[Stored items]
((
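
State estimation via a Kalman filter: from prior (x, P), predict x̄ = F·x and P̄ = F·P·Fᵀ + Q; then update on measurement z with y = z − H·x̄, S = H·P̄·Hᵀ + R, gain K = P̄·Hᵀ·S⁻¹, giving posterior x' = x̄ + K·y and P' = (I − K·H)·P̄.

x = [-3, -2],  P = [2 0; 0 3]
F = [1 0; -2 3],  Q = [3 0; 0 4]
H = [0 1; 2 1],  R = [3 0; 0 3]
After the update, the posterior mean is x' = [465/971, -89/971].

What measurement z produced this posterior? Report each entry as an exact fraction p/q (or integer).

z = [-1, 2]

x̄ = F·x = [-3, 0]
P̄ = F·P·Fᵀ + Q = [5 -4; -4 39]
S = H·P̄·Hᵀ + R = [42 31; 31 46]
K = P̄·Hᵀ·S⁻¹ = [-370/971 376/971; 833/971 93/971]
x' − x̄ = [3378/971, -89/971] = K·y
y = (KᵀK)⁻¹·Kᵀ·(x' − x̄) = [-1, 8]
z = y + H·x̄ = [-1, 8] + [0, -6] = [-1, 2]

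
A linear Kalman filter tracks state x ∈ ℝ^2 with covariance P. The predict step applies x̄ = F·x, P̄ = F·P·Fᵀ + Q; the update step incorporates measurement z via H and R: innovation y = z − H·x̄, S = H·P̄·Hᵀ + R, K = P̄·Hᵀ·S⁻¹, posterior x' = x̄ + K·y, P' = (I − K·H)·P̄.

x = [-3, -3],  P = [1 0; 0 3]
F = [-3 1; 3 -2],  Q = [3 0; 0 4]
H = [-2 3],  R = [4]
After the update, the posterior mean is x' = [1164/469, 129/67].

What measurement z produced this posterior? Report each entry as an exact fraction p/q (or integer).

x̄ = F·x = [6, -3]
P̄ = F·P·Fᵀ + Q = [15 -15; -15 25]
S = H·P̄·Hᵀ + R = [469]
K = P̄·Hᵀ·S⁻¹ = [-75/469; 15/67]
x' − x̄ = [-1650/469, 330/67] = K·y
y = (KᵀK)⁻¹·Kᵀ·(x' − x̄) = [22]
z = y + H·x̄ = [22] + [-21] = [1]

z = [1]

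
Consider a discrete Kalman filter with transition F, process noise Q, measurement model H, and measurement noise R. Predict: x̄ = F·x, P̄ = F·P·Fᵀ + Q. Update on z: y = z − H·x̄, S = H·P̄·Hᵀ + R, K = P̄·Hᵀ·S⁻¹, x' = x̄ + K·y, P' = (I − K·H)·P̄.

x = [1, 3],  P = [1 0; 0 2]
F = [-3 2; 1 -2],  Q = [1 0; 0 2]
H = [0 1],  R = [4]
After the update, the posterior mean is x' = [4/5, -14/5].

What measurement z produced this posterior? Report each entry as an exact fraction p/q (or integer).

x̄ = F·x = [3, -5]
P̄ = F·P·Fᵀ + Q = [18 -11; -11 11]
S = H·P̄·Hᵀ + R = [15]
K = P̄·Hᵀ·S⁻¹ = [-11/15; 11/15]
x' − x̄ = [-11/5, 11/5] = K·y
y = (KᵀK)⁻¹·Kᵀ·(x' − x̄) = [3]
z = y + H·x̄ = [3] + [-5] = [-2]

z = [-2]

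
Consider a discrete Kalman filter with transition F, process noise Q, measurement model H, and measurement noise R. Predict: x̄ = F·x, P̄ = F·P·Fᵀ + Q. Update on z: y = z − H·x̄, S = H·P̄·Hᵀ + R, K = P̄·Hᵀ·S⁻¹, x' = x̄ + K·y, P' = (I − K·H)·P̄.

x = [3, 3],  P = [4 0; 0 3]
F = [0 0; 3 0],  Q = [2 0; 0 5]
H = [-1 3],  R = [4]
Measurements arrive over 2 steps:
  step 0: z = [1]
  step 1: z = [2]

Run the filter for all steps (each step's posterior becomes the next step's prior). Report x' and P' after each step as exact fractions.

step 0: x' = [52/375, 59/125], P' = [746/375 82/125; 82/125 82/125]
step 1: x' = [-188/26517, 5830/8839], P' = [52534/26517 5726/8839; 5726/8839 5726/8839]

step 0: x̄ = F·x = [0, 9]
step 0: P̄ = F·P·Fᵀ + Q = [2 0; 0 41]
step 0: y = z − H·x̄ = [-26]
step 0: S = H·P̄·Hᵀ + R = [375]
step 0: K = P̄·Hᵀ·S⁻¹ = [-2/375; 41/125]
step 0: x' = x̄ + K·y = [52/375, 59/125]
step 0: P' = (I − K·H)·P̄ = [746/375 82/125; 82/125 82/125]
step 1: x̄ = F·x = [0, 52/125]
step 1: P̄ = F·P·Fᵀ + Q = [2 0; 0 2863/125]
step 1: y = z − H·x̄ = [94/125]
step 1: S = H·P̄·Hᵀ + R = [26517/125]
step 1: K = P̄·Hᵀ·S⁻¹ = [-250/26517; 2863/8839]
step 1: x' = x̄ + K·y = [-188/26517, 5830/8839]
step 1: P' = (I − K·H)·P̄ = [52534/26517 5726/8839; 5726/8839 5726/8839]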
))
Using the data above, copy each line that contains "mean".

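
After the update, the posterior mean is x' = [465/971, -89/971].
After the update, the posterior mean is x' = [1164/469, 129/67].
After the update, the posterior mean is x' = [4/5, -14/5].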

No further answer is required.